• **Exercise requirements**: Locate the line that contains "Market research puts the price elasticity of demand for hotel". Copy it and every following line through the end of the records, exactly, and include nothing else.

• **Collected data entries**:
------------------------------

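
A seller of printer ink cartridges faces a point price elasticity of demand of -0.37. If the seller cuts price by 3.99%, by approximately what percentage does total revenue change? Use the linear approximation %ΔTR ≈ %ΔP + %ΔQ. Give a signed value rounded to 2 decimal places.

-2.51%

%ΔQ ≈ Ed × %ΔP = (-0.37) × (-3.99%) = +1.4763%
%ΔTR ≈ %ΔP + %ΔQ = (-3.99%) + (+1.4763%) = -2.5137%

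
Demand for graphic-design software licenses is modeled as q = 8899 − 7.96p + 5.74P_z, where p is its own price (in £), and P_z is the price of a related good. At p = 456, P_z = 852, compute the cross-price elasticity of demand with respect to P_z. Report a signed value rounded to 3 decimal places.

At the given values, q = 8899 − 7.96(456) + 5.74(852) = 10159.72.
∂q/∂P_z = 5.74.
E = (5.74) × (852/10159.72) = 0.48135…

0.481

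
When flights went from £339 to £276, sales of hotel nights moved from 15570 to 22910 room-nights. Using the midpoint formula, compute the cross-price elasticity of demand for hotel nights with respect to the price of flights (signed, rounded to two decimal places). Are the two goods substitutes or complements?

%ΔQ_{hotel nights} = (22910 − 15570)/avg = 7340/19240 = 0.381496…
%ΔP_{flights} = (276 − 339)/avg = -63/307.5 = -0.204878…
E_cross = (7340/19240) / (-63/307.5) = -1.8620…
E_cross < 0 ⇒ the goods are complements.

-1.86; complements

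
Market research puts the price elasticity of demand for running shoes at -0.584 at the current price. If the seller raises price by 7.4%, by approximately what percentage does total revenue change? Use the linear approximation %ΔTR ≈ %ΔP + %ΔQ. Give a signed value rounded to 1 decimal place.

+3.1%

%ΔQ ≈ Ed × %ΔP = (-0.584) × (+7.4%) = -4.3216%
%ΔTR ≈ %ΔP + %ΔQ = (+7.4%) + (-4.3216%) = +3.0784%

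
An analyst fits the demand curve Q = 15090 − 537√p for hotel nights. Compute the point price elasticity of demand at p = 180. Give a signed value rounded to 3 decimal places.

dQ/dp = −537/(2√p) = -20.0128. At p = 180, Q = 7885.39.
Ed = (dQ/dp)·(p/Q) = (-20.0128) × (180/7885.39) = -0.45683…

-0.457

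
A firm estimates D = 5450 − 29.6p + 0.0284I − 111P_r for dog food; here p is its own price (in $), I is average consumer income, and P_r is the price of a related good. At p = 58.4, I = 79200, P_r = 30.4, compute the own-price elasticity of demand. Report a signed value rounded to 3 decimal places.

-0.666

At the given values, D = 5450 − 29.6(58.4) + 0.0284(79200) − 111(30.4) = 2596.24.
∂D/∂p = −29.6.
E = (-29.6) × (58.4/2596.24) = -0.66582…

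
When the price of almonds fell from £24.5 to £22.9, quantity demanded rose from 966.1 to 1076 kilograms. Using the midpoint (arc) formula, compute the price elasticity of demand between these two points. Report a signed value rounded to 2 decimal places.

-1.59

%ΔQ = (1076 − 966.1) / [(966.1 + 1076)/2] = 109.9/1021.05 = 0.107634…
%ΔP = (22.9 − 24.5) / [(24.5 + 22.9)/2] = -1.6/23.7 = -0.067510…
Arc Ed = %ΔQ / %ΔP = (109.9/1021.05) / (-1.6/23.7) = -1.5943…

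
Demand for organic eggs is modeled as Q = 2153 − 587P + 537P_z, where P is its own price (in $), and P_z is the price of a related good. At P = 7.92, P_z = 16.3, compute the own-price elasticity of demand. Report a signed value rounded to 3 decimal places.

-0.743

At the given values, Q = 2153 − 587(7.92) + 537(16.3) = 6257.06.
∂Q/∂P = −587.
E = (-587) × (7.92/6257.06) = -0.74300…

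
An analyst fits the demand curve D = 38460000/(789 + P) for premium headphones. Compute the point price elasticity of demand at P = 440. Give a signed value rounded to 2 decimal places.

-0.36

dD/dP = −38460000/(789 + P)² = -25.4628. At P = 440, D = 31293.7.
Ed = (dD/dP)·(P/D) = (-25.4628) × (440/31293.7) = -0.3580…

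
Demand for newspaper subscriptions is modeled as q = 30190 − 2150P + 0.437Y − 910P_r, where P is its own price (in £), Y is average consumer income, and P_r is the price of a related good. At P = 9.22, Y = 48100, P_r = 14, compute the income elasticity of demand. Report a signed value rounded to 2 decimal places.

At the given values, q = 30190 − 2150(9.22) + 0.437(48100) − 910(14) = 18646.7.
∂q/∂Y = 0.437.
E = (0.437) × (48100/18646.7) = 1.1272…

1.13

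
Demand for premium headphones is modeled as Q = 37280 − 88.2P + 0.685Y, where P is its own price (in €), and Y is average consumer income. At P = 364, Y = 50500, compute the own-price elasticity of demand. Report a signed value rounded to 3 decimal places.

At the given values, Q = 37280 − 88.2(364) + 0.685(50500) = 39767.7.
∂Q/∂P = −88.2.
E = (-88.2) × (364/39767.7) = -0.80730…

-0.807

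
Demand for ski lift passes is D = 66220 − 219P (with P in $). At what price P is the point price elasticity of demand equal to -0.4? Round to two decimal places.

86.39

Ed = −219P/(66220 − 219P). Set this equal to -0.4:
219P = 0.4·(66220 − 219P) ⇒ 219P(1 + 0.4) = 0.4·66220
P = 0.4·66220 / (219·1.4) = 86.3926…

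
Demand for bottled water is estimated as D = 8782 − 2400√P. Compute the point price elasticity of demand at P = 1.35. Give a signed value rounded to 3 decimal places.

dD/dP = −2400/(2√P) = -1032.8. At P = 1.35, D = 5993.45.
Ed = (dD/dP)·(P/D) = (-1032.8) × (1.35/5993.45) = -0.23263…

-0.233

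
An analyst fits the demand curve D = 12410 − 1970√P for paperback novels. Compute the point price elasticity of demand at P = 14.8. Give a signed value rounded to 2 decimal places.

dD/dP = −1970/(2√P) = -256.039. At P = 14.8, D = 4831.26.
Ed = (dD/dP)·(P/D) = (-256.039) × (14.8/4831.26) = -0.7843…

-0.78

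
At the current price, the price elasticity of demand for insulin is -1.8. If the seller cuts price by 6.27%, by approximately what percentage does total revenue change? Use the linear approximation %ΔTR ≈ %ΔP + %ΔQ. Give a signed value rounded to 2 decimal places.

+5.02%

%ΔQ ≈ Ed × %ΔP = (-1.8) × (-6.27%) = +11.2860%
%ΔTR ≈ %ΔP + %ΔQ = (-6.27%) + (+11.2860%) = +5.0160%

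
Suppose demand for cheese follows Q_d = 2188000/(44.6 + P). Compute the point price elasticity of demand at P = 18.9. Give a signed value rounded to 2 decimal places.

dQ_d/dP = −2188000/(44.6 + P)² = -542.625. At P = 18.9, Q_d = 34456.7.
Ed = (dQ_d/dP)·(P/Q_d) = (-542.625) × (18.9/34456.7) = -0.2976…

-0.30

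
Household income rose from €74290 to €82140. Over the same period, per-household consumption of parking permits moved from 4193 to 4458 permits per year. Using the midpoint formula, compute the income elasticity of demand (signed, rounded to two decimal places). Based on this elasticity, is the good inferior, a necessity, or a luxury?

%ΔQ = (4458 − 4193)/[( 4193 + 4458)/2] = 265/4325.5 = 0.061264…
%ΔIncome = (82140 − 74290)/[( 74290 + 82140)/2] = 7850/78215 = 0.100364…
E_income = (265/4325.5) / (7850/78215) = 0.6104…
0 < E_income < 1 ⇒ normal good, necessity.

0.61; necessity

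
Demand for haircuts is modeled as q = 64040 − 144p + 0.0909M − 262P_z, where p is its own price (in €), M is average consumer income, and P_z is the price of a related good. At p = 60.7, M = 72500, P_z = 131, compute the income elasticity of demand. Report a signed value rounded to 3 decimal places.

At the given values, q = 64040 − 144(60.7) + 0.0909(72500) − 262(131) = 27567.45.
∂q/∂M = 0.0909.
E = (0.0909) × (72500/27567.45) = 0.23905…

0.239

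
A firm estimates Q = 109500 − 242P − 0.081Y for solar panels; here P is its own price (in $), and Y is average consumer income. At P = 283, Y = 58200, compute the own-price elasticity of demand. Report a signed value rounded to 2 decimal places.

At the given values, Q = 109500 − 242(283) − 0.081(58200) = 36299.8.
∂Q/∂P = −242.
E = (-242) × (283/36299.8) = -1.8866…

-1.89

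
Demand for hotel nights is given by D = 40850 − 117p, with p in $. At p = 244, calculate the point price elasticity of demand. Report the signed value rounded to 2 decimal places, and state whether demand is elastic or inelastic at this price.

-2.32; elastic

dD/dp = −117. At p = 244, D = 40850 − 117(244) = 12302.
Ed = (dD/dp)·(p/D) = −117 × (244/12302) = -2.3205…
|Ed| = 2.32 > 1, so demand is elastic.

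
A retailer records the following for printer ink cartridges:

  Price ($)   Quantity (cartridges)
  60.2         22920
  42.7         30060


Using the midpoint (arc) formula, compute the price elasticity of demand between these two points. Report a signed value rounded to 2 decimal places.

-0.79

%ΔQ = (30060 − 22920) / [(22920 + 30060)/2] = 7140/26490 = 0.269535…
%ΔP = (42.7 − 60.2) / [(60.2 + 42.7)/2] = -17.5/51.45 = -0.340136…
Arc Ed = %ΔQ / %ΔP = (7140/26490) / (-17.5/51.45) = -0.7924…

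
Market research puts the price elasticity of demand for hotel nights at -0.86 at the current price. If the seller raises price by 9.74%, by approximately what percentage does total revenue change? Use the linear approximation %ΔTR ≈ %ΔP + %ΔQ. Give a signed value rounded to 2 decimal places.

%ΔQ ≈ Ed × %ΔP = (-0.86) × (+9.74%) = -8.3764%
%ΔTR ≈ %ΔP + %ΔQ = (+9.74%) + (-8.3764%) = +1.3636%

+1.36%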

------------------------------

• **Task response**:
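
Market research puts the price elasticity of demand for hotel nights at -0.86 at the current price. If the seller raises price by 9.74%, by approximately what percentage does total revenue change? Use the linear approximation %ΔTR ≈ %ΔP + %ΔQ. Give a signed value rounded to 2 decimal places.

%ΔQ ≈ Ed × %ΔP = (-0.86) × (+9.74%) = -8.3764%
%ΔTR ≈ %ΔP + %ΔQ = (+9.74%) + (-8.3764%) = +1.3636%

+1.36%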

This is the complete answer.